▶ [What you should do]:
Each line of the material below that holds the word "load" needs to be copied.

▶ [Given records]:
--------------------------------

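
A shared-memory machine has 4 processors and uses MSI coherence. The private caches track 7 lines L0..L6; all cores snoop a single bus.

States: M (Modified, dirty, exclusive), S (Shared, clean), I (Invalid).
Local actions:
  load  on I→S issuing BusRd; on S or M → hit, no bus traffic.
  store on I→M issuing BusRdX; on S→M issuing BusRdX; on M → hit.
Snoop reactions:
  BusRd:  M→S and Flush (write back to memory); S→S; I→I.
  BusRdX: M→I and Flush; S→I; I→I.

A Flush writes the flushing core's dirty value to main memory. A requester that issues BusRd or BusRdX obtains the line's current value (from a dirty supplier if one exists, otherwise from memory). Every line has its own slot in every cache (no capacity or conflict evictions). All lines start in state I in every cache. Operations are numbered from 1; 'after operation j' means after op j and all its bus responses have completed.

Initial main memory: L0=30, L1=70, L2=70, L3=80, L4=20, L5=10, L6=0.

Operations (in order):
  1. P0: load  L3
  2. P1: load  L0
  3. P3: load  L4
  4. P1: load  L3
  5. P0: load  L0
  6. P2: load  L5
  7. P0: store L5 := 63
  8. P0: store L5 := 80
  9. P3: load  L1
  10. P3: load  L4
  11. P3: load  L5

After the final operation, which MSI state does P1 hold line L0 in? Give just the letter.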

--------------------------------

▶ [Output for this task]:
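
  load  on I→S issuing BusRd; on S or M → hit, no bus traffic.
  1. P0: load  L3
  2. P1: load  L0
  3. P3: load  L4
  4. P1: load  L3
  5. P0: load  L0
  6. P2: load  L5
  9. P3: load  L1
  10. P3: load  L4
  11. P3: load  L5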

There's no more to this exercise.